Segment Start: THE RECORDS
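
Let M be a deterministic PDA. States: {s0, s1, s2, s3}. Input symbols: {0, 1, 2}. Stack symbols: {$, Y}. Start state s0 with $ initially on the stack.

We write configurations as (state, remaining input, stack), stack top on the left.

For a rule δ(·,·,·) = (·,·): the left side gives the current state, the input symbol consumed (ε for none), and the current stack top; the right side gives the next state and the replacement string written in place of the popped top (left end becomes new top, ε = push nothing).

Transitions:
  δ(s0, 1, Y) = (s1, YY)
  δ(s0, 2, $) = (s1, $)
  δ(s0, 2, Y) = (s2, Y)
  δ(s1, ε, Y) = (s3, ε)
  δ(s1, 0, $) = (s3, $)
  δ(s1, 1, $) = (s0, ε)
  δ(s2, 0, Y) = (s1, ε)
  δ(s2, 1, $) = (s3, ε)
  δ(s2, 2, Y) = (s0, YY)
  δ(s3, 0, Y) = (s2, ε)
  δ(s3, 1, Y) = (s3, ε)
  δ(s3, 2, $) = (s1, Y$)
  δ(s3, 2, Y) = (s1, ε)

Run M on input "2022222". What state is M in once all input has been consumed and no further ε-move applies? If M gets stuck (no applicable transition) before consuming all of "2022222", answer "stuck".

(s0, 2022222, $)
  read 2, top $: go to s1, push $ → (s1, 022222, $)
  read 0, top $: go to s3, push $ → (s3, 22222, $)
  read 2, top $: go to s1, push Y$ → (s1, 2222, Y$)
  ε-move, top Y: go to s3, push ε → (s3, 2222, $)
  read 2, top $: go to s1, push Y$ → (s1, 222, Y$)
  ε-move, top Y: go to s3, push ε → (s3, 222, $)
  read 2, top $: go to s1, push Y$ → (s1, 22, Y$)
  ε-move, top Y: go to s3, push ε → (s3, 22, $)
  read 2, top $: go to s1, push Y$ → (s1, 2, Y$)
  ε-move, top Y: go to s3, push ε → (s3, 2, $)
  read 2, top $: go to s1, push Y$ → (s1, ε, Y$)
  ε-move, top Y: go to s3, push ε → (s3, ε, $)
All input consumed; M is in state s3.

s3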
Segment End: THE RECORDS
TASK STATEMENT: Using the data above, reproduce exactly the lines from the line that contains "δ(s2, 0, Y) = (s1, ε)" through the line that contains "δ(s3, 2, Y) = (s1, ε)", including both.

ANSWER BOX:
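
  δ(s2, 0, Y) = (s1, ε)
  δ(s2, 1, $) = (s3, ε)
  δ(s2, 2, Y) = (s0, YY)
  δ(s3, 0, Y) = (s2, ε)
  δ(s3, 1, Y) = (s3, ε)
  δ(s3, 2, $) = (s1, Y$)
  δ(s3, 2, Y) = (s1, ε)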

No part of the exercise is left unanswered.